- _WHAT YOU HAVE TO DO_
Your task is to copy all of the entries exactly as they are given.

━━ SUPPLIED DATA ━━

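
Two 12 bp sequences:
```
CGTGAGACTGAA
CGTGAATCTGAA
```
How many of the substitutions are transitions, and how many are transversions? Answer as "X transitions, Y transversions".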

━━━

- _FINISHED TASK_
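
Two 12 bp sequences:
```
CGTGAGACTGAA
CGTGAATCTGAA
```
How many of the substitutions are transitions, and how many are transversions? Answer as "X transitions, Y transversions".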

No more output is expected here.